Saved entries:
━━━━━━━━━━
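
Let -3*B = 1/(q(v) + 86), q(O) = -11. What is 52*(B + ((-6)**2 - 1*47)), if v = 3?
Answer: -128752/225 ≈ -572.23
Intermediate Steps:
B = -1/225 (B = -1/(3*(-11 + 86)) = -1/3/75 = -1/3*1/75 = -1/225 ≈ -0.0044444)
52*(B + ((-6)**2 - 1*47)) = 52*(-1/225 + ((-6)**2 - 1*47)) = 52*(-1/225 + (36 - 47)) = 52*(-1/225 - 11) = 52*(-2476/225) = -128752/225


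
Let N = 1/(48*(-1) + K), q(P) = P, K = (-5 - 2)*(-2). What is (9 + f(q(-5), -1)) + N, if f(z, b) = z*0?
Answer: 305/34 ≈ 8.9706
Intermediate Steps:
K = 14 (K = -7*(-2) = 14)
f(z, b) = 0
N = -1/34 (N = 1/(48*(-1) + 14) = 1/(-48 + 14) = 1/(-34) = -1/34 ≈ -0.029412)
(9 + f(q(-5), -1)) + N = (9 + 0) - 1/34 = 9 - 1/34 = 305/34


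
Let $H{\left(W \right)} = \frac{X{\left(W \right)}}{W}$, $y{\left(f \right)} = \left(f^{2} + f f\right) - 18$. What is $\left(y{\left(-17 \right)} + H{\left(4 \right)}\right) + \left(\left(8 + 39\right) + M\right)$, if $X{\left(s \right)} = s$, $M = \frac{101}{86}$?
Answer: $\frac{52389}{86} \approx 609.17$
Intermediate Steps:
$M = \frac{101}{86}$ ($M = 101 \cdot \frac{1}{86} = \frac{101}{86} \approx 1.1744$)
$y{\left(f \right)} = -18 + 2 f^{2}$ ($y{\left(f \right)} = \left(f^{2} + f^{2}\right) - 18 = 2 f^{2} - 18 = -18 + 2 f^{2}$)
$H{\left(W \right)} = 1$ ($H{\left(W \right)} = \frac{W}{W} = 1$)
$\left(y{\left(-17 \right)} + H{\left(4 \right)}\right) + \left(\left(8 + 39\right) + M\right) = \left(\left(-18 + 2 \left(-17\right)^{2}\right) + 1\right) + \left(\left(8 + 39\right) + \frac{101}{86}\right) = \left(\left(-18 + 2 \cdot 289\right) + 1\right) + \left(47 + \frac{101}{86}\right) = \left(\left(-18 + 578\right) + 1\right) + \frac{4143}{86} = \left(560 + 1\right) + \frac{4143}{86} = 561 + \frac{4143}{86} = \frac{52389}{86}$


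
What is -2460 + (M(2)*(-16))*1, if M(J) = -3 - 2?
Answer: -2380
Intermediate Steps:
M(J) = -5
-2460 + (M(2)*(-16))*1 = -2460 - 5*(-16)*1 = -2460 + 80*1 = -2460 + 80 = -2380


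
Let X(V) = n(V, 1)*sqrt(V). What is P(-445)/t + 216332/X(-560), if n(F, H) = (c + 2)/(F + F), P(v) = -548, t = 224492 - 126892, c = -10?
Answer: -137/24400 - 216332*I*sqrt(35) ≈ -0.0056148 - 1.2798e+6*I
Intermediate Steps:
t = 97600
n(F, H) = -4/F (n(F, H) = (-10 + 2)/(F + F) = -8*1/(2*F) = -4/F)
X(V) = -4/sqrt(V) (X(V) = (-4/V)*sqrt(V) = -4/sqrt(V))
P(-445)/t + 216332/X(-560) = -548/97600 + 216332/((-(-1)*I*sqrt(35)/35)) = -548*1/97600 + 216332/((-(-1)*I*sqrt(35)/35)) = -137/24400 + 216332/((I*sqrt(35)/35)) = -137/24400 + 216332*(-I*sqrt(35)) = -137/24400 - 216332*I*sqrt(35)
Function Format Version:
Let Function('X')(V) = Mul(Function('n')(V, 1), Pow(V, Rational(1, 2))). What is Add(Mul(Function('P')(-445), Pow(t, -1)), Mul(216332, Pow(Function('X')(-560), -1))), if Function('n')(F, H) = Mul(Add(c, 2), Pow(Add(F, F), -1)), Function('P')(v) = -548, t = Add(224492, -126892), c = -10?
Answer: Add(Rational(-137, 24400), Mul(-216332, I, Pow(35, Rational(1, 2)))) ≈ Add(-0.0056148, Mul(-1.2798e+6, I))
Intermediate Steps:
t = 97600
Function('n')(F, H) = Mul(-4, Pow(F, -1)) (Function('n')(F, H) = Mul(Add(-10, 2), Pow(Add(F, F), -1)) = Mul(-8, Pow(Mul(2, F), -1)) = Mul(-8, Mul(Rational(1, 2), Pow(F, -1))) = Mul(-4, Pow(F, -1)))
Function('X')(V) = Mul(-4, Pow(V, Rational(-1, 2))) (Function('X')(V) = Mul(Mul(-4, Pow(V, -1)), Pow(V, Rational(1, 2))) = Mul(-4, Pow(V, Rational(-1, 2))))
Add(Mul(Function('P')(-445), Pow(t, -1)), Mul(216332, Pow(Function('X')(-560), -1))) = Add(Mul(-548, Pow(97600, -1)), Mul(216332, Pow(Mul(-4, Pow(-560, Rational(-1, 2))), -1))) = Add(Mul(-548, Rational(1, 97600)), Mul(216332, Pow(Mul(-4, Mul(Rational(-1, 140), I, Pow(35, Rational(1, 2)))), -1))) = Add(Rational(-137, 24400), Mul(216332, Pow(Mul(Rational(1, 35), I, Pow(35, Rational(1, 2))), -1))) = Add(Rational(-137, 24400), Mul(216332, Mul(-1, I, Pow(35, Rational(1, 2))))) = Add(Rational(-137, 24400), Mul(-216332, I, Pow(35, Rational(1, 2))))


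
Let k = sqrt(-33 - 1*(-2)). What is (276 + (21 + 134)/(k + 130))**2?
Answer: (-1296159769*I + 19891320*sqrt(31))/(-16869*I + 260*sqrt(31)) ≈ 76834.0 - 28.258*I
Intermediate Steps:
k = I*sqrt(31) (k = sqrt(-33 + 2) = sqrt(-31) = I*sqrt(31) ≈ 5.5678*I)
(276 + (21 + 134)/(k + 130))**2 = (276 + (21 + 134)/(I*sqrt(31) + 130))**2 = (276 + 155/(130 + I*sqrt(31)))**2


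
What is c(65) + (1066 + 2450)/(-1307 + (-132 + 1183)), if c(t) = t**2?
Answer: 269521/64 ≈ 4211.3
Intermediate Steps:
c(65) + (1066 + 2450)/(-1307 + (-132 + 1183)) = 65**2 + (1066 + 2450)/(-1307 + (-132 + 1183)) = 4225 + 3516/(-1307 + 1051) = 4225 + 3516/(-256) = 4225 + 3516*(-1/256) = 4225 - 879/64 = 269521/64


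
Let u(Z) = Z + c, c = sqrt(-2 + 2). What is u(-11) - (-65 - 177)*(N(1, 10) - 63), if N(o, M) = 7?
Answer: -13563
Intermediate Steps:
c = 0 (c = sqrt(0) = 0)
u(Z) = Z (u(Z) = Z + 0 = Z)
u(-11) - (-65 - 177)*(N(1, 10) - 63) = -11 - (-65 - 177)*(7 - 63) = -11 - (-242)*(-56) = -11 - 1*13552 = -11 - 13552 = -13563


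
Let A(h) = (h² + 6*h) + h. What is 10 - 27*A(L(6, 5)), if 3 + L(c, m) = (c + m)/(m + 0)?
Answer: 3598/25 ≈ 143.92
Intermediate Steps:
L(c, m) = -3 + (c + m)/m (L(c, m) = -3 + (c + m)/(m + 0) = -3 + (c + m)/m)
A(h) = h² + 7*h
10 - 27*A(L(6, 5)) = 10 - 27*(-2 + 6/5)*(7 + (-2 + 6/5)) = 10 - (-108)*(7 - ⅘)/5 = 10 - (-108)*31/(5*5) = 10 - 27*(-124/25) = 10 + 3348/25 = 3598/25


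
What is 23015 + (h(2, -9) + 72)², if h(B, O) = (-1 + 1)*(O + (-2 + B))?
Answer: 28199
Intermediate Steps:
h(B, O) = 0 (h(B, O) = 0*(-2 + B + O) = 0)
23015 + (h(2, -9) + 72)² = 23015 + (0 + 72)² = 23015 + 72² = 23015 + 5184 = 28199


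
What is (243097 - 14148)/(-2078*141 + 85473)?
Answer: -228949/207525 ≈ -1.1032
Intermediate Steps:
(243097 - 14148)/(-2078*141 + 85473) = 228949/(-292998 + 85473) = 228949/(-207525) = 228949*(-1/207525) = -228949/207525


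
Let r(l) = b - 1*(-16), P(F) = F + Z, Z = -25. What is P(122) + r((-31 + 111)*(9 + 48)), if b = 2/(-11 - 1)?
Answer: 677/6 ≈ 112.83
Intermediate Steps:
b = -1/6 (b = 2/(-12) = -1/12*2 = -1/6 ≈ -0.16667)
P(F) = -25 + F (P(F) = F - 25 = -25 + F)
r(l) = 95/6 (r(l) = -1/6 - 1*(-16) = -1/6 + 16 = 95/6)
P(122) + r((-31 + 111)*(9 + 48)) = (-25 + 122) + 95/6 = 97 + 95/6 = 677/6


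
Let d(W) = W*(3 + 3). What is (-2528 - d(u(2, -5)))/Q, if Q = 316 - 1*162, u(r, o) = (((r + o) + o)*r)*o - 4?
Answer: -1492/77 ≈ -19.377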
━━━━━━━━━━
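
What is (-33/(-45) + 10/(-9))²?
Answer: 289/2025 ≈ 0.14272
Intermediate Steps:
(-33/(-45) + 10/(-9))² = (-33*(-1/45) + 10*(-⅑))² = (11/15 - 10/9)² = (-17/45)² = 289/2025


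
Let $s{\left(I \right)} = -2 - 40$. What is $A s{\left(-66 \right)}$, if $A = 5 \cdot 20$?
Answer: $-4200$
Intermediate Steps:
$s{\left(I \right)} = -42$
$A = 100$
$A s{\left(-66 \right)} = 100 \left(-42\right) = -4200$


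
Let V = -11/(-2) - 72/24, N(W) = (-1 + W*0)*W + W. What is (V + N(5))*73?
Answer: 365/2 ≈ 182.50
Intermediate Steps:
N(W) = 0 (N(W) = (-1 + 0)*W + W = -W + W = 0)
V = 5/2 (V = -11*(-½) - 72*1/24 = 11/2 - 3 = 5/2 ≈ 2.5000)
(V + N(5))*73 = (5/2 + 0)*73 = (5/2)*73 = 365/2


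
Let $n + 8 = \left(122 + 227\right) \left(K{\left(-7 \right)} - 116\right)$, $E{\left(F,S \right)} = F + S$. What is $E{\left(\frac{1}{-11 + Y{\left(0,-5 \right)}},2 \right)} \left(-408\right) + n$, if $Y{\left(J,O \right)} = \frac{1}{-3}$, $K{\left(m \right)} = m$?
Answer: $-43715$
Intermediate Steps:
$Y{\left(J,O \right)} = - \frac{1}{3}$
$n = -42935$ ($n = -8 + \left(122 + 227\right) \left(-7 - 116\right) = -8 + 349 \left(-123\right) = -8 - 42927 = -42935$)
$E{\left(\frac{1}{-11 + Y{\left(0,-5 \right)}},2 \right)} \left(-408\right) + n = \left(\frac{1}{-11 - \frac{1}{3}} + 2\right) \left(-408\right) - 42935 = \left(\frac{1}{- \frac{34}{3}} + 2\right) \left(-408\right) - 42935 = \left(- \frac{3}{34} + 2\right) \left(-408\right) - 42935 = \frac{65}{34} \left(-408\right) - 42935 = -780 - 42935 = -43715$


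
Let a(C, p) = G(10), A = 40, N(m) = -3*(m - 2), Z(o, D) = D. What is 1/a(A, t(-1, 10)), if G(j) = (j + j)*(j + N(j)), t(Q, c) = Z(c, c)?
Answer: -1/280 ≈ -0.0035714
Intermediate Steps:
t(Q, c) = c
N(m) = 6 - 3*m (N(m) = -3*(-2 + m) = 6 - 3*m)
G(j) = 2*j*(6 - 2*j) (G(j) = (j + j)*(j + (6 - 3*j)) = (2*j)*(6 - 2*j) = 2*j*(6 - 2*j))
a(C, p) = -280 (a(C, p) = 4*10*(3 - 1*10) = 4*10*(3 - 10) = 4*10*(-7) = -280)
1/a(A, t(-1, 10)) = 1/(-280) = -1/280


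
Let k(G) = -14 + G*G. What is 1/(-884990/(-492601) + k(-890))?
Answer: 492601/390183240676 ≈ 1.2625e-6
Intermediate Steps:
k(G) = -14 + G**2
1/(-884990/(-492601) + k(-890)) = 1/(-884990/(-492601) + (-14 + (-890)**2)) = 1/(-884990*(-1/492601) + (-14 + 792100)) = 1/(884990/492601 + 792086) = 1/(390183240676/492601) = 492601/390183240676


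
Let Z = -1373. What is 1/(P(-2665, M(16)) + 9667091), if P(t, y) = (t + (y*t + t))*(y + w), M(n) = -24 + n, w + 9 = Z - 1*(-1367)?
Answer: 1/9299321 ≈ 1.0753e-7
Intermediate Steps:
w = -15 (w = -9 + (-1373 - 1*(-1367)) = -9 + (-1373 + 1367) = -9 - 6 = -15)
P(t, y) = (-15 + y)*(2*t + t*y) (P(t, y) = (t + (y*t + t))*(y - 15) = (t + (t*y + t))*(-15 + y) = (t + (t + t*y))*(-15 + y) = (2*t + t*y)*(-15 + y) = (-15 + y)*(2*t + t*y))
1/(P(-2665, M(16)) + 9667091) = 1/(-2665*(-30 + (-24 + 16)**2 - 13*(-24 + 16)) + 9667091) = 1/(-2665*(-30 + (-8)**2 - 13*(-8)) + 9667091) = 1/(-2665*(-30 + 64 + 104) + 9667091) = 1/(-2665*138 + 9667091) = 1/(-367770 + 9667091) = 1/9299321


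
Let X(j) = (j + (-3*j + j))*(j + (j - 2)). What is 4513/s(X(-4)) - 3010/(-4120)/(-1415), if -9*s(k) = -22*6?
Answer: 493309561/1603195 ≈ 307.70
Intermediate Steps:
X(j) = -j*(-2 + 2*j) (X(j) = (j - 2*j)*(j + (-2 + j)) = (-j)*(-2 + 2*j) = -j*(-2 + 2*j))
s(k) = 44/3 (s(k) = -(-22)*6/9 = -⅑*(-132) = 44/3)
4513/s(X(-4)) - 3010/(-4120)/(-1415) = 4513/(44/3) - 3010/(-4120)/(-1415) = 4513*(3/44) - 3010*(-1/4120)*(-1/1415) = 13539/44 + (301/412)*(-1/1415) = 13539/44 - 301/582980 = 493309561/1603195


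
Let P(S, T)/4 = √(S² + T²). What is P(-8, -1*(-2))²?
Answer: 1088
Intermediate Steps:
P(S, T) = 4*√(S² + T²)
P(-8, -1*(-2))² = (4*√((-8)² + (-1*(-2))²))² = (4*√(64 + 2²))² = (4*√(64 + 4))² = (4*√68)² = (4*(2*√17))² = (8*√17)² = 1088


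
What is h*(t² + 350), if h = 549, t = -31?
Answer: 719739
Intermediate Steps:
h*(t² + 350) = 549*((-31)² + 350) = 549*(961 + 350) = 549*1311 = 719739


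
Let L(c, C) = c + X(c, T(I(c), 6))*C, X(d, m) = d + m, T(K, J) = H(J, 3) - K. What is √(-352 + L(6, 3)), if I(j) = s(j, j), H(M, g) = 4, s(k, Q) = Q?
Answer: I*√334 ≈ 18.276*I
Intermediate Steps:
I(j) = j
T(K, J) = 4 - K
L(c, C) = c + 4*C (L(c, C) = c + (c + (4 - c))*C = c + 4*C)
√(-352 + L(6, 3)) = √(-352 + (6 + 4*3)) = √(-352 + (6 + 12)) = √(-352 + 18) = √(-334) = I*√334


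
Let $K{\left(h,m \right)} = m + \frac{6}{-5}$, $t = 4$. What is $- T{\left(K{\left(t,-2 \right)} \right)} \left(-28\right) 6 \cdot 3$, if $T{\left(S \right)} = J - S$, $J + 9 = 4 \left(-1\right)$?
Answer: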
━━━━━━━━━━
Exercise objective:
From the records above, copy only the lines starting with the line that holds "Answer: (-1296159769*I +" and going on through the line that holds "Answer: 677/6 ≈ 112.83", exactly as written.

Answer space:
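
Answer: (-1296159769*I + 19891320*sqrt(31))/(-16869*I + 260*sqrt(31)) ≈ 76834.0 - 28.258*I
Intermediate Steps:
k = I*sqrt(31) (k = sqrt(-33 + 2) = sqrt(-31) = I*sqrt(31) ≈ 5.5678*I)
(276 + (21 + 134)/(k + 130))**2 = (276 + (21 + 134)/(I*sqrt(31) + 130))**2 = (276 + 155/(130 + I*sqrt(31)))**2


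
What is c(65) + (1066 + 2450)/(-1307 + (-132 + 1183)), if c(t) = t**2?
Answer: 269521/64 ≈ 4211.3
Intermediate Steps:
c(65) + (1066 + 2450)/(-1307 + (-132 + 1183)) = 65**2 + (1066 + 2450)/(-1307 + (-132 + 1183)) = 4225 + 3516/(-1307 + 1051) = 4225 + 3516/(-256) = 4225 + 3516*(-1/256) = 4225 - 879/64 = 269521/64


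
Let u(Z) = Z + c, c = sqrt(-2 + 2). What is u(-11) - (-65 - 177)*(N(1, 10) - 63), if N(o, M) = 7?
Answer: -13563
Intermediate Steps:
c = 0 (c = sqrt(0) = 0)
u(Z) = Z (u(Z) = Z + 0 = Z)
u(-11) - (-65 - 177)*(N(1, 10) - 63) = -11 - (-65 - 177)*(7 - 63) = -11 - (-242)*(-56) = -11 - 1*13552 = -11 - 13552 = -13563


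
Let A(h) = (h² + 6*h) + h. What is 10 - 27*A(L(6, 5)), if 3 + L(c, m) = (c + m)/(m + 0)?
Answer: 3598/25 ≈ 143.92
Intermediate Steps:
L(c, m) = -3 + (c + m)/m (L(c, m) = -3 + (c + m)/(m + 0) = -3 + (c + m)/m)
A(h) = h² + 7*h
10 - 27*A(L(6, 5)) = 10 - 27*(-2 + 6/5)*(7 + (-2 + 6/5)) = 10 - (-108)*(7 - ⅘)/5 = 10 - (-108)*31/(5*5) = 10 - 27*(-124/25) = 10 + 3348/25 = 3598/25


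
What is 23015 + (h(2, -9) + 72)², if h(B, O) = (-1 + 1)*(O + (-2 + B))?
Answer: 28199
Intermediate Steps:
h(B, O) = 0 (h(B, O) = 0*(-2 + B + O) = 0)
23015 + (h(2, -9) + 72)² = 23015 + (0 + 72)² = 23015 + 72² = 23015 + 5184 = 28199


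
What is (243097 - 14148)/(-2078*141 + 85473)?
Answer: -228949/207525 ≈ -1.1032
Intermediate Steps:
(243097 - 14148)/(-2078*141 + 85473) = 228949/(-292998 + 85473) = 228949/(-207525) = 228949*(-1/207525) = -228949/207525


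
Let r(l) = b - 1*(-16), P(F) = F + Z, Z = -25. What is P(122) + r((-31 + 111)*(9 + 48)), if b = 2/(-11 - 1)?
Answer: 677/6 ≈ 112.83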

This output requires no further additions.